An exact copy is needed of each line from the one including "A motorbike is" through the last line of the entries, both ends counted, with nothing added.

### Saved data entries

☆ ☆ ☆ ☆

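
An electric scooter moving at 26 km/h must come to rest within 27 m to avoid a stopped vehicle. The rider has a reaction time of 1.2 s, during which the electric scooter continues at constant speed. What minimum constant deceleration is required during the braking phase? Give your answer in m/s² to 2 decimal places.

Required deceleration ≈ 1.42 m/s²

26 km/h ÷ 3.6 = 7.2222 m/s.
Distance covered during reaction = 7.2222 × 1.2 = 8.667 m.
Distance available for braking: 27 − 8.667 = 18.333 m.
v² = 2a·d ⇒ a = v²/(2d) = 7.2222² / (2 × 18.333) = 52.160 / 36.666 = 1.4226 m/s².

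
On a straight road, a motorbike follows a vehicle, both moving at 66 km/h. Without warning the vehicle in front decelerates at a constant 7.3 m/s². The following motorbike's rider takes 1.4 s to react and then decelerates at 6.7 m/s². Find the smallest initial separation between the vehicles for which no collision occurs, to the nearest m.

Minimum gap ≈ 28 m

66 km/h ÷ 3.6 = 18.3333 m/s.
Leader travels v²/(2a_L) = 336.110 / 14.600 = 23.021 m before stopping.
Follower covers v·t_r = 18.3333 × 1.4 = 25.667 m while reacting, then v²/(2a_F) = 336.110 / 13.400 = 25.083 m while braking, for a total of 25.667 + 25.083 = 50.750 m.
Since a_F ≤ a_L and the follower starts braking later, the follower is never slower than the leader, so the closest approach is when both have stopped.
Minimum gap = 50.750 − 23.021 = 27.729 m.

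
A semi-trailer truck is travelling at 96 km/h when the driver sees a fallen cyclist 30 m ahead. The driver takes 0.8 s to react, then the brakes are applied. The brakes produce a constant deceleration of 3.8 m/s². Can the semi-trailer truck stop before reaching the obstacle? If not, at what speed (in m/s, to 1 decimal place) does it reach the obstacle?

No — it strikes the obstacle at 25.4 m/s

96 km/h ÷ 3.6 = 26.6667 m/s.
Reaction distance = 26.6667 × 0.8 = 21.333 m.
Braking distance needed to stop: v²/(2a) = 711.113 / 7.600 = 93.568 m, so total needed = 21.333 + 93.568 = 114.901 m > 30 m — it cannot stop.
Distance remaining when braking begins: 30 − 21.333 = 8.667 m.
v² = v₀² − 2a·d = 711.113 − 2 × 3.800 × 8.667 = 645.244 m²/s².
v = √645.244 = 25.402 m/s.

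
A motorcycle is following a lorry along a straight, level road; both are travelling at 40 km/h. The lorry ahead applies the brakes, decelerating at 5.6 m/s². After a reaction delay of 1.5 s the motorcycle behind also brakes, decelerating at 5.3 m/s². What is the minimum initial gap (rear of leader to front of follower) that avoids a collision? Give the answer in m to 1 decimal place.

40 km/h ÷ 3.6 = 11.1111 m/s.
Leader travels v²/(2a_L) = 123.457 / 11.200 = 11.023 m before stopping.
Follower covers v·t_r = 11.1111 × 1.5 = 16.667 m while reacting, then v²/(2a_F) = 123.457 / 10.600 = 11.647 m while braking, for a total of 16.667 + 11.647 = 28.314 m.
Since a_F ≤ a_L and the follower starts braking later, the follower is never slower than the leader, so the closest approach is when both have stopped.
Minimum gap = 28.314 − 11.023 = 17.291 m.

Minimum gap ≈ 17.3 m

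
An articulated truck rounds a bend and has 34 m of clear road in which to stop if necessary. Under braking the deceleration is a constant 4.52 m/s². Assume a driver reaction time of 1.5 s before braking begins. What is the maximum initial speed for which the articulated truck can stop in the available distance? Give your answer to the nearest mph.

Stopping distance: v·t_r + v²/(2a) = 34 with t_r = 1.5 s and a = 4.520 m/s².
So v² + 13.560 v − 307.36 = 0.
Positive root: v = −a·t_r + √((a·t_r)² + 2a·d) = −6.780 + √(45.968 + 307.36) = 12.0170 m/s.
12.0170 m/s ÷ 0.44704 = 26.881 mph.

Maximum speed ≈ 27 mph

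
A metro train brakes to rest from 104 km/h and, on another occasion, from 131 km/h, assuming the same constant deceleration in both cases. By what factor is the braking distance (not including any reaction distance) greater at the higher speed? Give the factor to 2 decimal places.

Braking distance d = v²/(2a), so with a fixed, d ∝ v².
Factor = (131/104)² = 1.2596² = 1.5866.

Factor ≈ 1.59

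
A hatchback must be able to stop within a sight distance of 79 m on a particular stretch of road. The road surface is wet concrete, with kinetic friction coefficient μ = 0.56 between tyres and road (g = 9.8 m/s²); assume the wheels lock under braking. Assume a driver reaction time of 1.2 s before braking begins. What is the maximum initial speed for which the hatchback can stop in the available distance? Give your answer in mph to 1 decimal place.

a = μg = 0.56 × 9.8 = 5.488 m/s².
Stopping distance: v·t_r + v²/(2a) = 79 with t_r = 1.2 s and a = 5.488 m/s².
So v² + 13.171 v − 867.10 = 0.
Positive root: v = −a·t_r + √((a·t_r)² + 2a·d) = −6.586 + √(43.375 + 867.10) = 23.5881 m/s.
23.5881 m/s ÷ 0.44704 = 52.765 mph.

Maximum speed ≈ 52.8 mph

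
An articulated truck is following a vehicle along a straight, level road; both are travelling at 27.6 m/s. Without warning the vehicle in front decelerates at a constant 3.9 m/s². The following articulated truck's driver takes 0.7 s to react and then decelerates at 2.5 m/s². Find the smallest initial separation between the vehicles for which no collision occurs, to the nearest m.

Minimum gap ≈ 74 m

Leader travels v²/(2a_L) = 761.760 / 7.800 = 97.662 m before stopping.
Follower covers v·t_r = 27.6000 × 0.7 = 19.320 m while reacting, then v²/(2a_F) = 761.760 / 5.000 = 152.352 m while braking, for a total of 19.320 + 152.352 = 171.672 m.
Since a_F ≤ a_L and the follower starts braking later, the follower is never slower than the leader, so the closest approach is when both have stopped.
Minimum gap = 171.672 − 97.662 = 74.010 m.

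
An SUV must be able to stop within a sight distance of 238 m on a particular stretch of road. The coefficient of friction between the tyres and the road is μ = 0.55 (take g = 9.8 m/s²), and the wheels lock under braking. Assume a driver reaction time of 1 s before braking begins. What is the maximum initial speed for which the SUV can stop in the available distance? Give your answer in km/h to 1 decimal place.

Maximum speed ≈ 164.0 km/h

a = μg = 0.55 × 9.8 = 5.390 m/s².
Stopping distance: v·t_r + v²/(2a) = 238 with t_r = 1 s and a = 5.390 m/s².
So v² + 10.780 v − 2565.64 = 0.
Positive root: v = −a·t_r + √((a·t_r)² + 2a·d) = −5.390 + √(29.052 + 2565.64) = 45.5481 m/s.
45.5481 m/s × 3.6 = 163.973 km/h.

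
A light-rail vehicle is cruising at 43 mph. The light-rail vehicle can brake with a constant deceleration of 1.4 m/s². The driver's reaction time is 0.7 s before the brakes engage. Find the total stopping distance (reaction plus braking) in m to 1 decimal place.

Total stopping distance ≈ 145.4 m

43 mph × 0.44704 = 19.2227 m/s.
Reaction distance = v·t_r = 19.2227 × 0.7 = 13.456 m.
Braking distance = v²/(2a) = 19.2227² / (2 × 1.400) = 369.512 / 2.800 = 131.969 m.
Total = 13.456 + 131.969 = 145.425 m.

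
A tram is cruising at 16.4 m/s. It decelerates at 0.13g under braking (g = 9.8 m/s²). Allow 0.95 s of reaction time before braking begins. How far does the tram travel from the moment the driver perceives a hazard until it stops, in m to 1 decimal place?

a = 0.13 × 9.8 = 1.274 m/s².
Reaction distance = v·t_r = 16.4000 × 0.95 = 15.580 m.
Braking distance = v²/(2a) = 16.4000² / (2 × 1.274) = 268.960 / 2.548 = 105.557 m.
Total = 15.580 + 105.557 = 121.137 m.

Total stopping distance ≈ 121.1 m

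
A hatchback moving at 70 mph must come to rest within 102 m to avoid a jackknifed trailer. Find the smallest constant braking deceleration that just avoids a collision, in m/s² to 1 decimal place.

Required deceleration ≈ 4.8 m/s²

70 mph × 0.44704 = 31.2928 m/s.
v² = 2a·d ⇒ a = v²/(2d) = 31.2928² / (2 × 102.000) = 979.239 / 204.000 = 4.8002 m/s².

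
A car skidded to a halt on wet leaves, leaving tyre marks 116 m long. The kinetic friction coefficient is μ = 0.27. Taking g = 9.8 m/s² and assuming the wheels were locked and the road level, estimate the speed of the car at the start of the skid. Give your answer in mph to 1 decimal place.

Initial speed ≈ 55.4 mph

Deceleration a = μg = 0.27 × 9.8 = 2.646 m/s².
v = √(2a·d) = √(2 × 2.646 × 116) = √613.872 = 24.7764 m/s.
= 24.7764 ÷ 0.44704 = 55.423 mph.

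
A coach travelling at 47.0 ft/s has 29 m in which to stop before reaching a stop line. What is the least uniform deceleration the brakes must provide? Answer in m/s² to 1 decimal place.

Required deceleration ≈ 3.5 m/s²

47 ft/s × 0.3048 = 14.3256 m/s.
v² = 2a·d ⇒ a = v²/(2d) = 14.3256² / (2 × 29.000) = 205.223 / 58.000 = 3.5383 m/s².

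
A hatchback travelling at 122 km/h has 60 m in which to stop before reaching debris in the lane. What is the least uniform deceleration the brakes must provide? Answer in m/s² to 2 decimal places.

Required deceleration ≈ 9.57 m/s²

122 km/h ÷ 3.6 = 33.8889 m/s.
v² = 2a·d ⇒ a = v²/(2d) = 33.8889² / (2 × 60.000) = 1148.458 / 120.000 = 9.5705 m/s².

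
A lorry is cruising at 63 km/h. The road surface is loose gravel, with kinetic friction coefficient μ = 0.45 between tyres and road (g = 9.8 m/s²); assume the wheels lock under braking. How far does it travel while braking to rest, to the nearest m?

Braking distance ≈ 35 m

63 km/h ÷ 3.6 = 17.5000 m/s.
a = μg = 0.45 × 9.8 = 4.410 m/s².
Braking distance = v²/(2a) = 17.5000² / (2 × 4.410) = 306.250 / 8.820 = 34.722 m.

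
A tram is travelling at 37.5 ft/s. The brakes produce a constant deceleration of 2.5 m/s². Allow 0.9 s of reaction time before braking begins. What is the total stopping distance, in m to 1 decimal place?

Total stopping distance ≈ 36.4 m

37.5 ft/s × 0.3048 = 11.4300 m/s.
Reaction distance = v·t_r = 11.4300 × 0.9 = 10.287 m.
Braking distance = v²/(2a) = 11.4300² / (2 × 2.500) = 130.645 / 5.000 = 26.129 m.
Total = 10.287 + 26.129 = 36.416 m.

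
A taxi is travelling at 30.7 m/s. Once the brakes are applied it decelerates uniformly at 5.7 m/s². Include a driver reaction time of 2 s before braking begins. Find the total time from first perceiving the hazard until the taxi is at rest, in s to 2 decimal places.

Total time ≈ 7.39 s

Braking time = v/a = 30.7000 / 5.700 = 5.386 s.
Total = 2 + 5.386 = 7.386 s.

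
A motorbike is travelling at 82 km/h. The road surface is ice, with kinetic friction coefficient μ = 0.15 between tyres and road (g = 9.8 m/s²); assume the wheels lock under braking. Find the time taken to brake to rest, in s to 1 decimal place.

82 km/h ÷ 3.6 = 22.7778 m/s.
a = μg = 0.15 × 9.8 = 1.470 m/s².
Braking time = v/a = 22.7778 / 1.470 = 15.495 s.

Braking time ≈ 15.5 s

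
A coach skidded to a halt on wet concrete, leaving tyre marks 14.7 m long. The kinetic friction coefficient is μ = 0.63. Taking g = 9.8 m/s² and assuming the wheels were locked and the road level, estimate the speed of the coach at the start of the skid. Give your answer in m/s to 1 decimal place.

Deceleration a = μg = 0.63 × 9.8 = 6.174 m/s².
v = √(2a·d) = √(2 × 6.174 × 14.7) = √181.516 = 13.4728 m/s.

Initial speed ≈ 13.5 m/s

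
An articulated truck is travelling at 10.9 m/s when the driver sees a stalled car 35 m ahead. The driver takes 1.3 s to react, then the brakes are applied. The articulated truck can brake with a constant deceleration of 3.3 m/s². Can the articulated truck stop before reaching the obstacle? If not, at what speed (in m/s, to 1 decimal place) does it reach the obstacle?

Yes — it stops about 2.8 m short of the obstacle, so it never reaches it

Reaction distance = 10.9000 × 1.3 = 14.170 m.
Braking distance = v²/(2a) = 118.810 / 6.600 = 18.002 m.
Total stopping distance = 14.170 + 18.002 = 32.172 m, vs 35 m available — it stops with 35 − 32.172 = 2.828 m to spare.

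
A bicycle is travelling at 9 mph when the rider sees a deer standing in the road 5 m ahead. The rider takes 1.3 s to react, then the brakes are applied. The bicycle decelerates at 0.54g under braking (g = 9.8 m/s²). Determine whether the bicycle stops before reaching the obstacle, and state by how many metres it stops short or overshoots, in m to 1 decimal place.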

☆ ☆ ☆ ☆

### Answer to this problem
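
A motorbike is travelling at 82 km/h. The road surface is ice, with kinetic friction coefficient μ = 0.15 between tyres and road (g = 9.8 m/s²); assume the wheels lock under braking. Find the time taken to brake to rest, in s to 1 decimal place.

82 km/h ÷ 3.6 = 22.7778 m/s.
a = μg = 0.15 × 9.8 = 1.470 m/s².
Braking time = v/a = 22.7778 / 1.470 = 15.495 s.

Braking time ≈ 15.5 s

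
A coach skidded to a halt on wet concrete, leaving tyre marks 14.7 m long. The kinetic friction coefficient is μ = 0.63. Taking g = 9.8 m/s² and assuming the wheels were locked and the road level, estimate the speed of the coach at the start of the skid. Give your answer in m/s to 1 decimal place.

Deceleration a = μg = 0.63 × 9.8 = 6.174 m/s².
v = √(2a·d) = √(2 × 6.174 × 14.7) = √181.516 = 13.4728 m/s.

Initial speed ≈ 13.5 m/s

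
An articulated truck is travelling at 10.9 m/s when the driver sees a stalled car 35 m ahead. The driver takes 1.3 s to react, then the brakes are applied. The articulated truck can brake with a constant deceleration of 3.3 m/s². Can the articulated truck stop before reaching the obstacle? If not, at what speed (in m/s, to 1 decimal place) does it reach the obstacle?

Yes — it stops about 2.8 m short of the obstacle, so it never reaches it

Reaction distance = 10.9000 × 1.3 = 14.170 m.
Braking distance = v²/(2a) = 118.810 / 6.600 = 18.002 m.
Total stopping distance = 14.170 + 18.002 = 32.172 m, vs 35 m available — it stops with 35 − 32.172 = 2.828 m to spare.

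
A bicycle is travelling at 9 mph when the rider sees a deer standing in the road 5 m ahead. The rider takes 1.3 s to react, then the brakes are applied. The bicycle decelerates at 0.54g under braking (g = 9.8 m/s²). Determine whether the bicycle stops before reaching the obstacle, and state by how many metres it stops short or overshoots, in m to 1 decimal place.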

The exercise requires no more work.